▸ **TASK INSTRUCTIONS**:
Starting at the line that contains "What are the", quote each line exactly through the last line of the entries, both included.

● ● ● ● ●

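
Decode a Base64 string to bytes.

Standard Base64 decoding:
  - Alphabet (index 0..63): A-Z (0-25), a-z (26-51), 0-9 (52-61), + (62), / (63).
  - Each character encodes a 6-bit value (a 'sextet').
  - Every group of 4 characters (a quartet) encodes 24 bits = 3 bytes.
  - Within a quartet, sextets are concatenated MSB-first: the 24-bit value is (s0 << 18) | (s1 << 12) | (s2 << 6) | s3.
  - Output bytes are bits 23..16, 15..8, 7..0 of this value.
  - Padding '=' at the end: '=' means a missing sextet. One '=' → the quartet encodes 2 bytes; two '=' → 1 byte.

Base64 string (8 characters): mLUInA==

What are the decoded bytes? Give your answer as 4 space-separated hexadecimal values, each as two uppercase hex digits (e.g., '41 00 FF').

After char 0 ('m'=38): chars_in_quartet=1 acc=0x26 bytes_emitted=0
After char 1 ('L'=11): chars_in_quartet=2 acc=0x98B bytes_emitted=0
After char 2 ('U'=20): chars_in_quartet=3 acc=0x262D4 bytes_emitted=0
After char 3 ('I'=8): chars_in_quartet=4 acc=0x98B508 -> emit 98 B5 08, reset; bytes_emitted=3
After char 4 ('n'=39): chars_in_quartet=1 acc=0x27 bytes_emitted=3
After char 5 ('A'=0): chars_in_quartet=2 acc=0x9C0 bytes_emitted=3
Padding '==': partial quartet acc=0x9C0 -> emit 9C; bytes_emitted=4

Answer: 98 B5 08 9C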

● ● ● ● ●

▸ **TASK RESPONSE**:
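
What are the decoded bytes? Give your answer as 4 space-separated hexadecimal values, each as two uppercase hex digits (e.g., '41 00 FF').

After char 0 ('m'=38): chars_in_quartet=1 acc=0x26 bytes_emitted=0
After char 1 ('L'=11): chars_in_quartet=2 acc=0x98B bytes_emitted=0
After char 2 ('U'=20): chars_in_quartet=3 acc=0x262D4 bytes_emitted=0
After char 3 ('I'=8): chars_in_quartet=4 acc=0x98B508 -> emit 98 B5 08, reset; bytes_emitted=3
After char 4 ('n'=39): chars_in_quartet=1 acc=0x27 bytes_emitted=3
After char 5 ('A'=0): chars_in_quartet=2 acc=0x9C0 bytes_emitted=3
Padding '==': partial quartet acc=0x9C0 -> emit 9C; bytes_emitted=4

Answer: 98 B5 08 9C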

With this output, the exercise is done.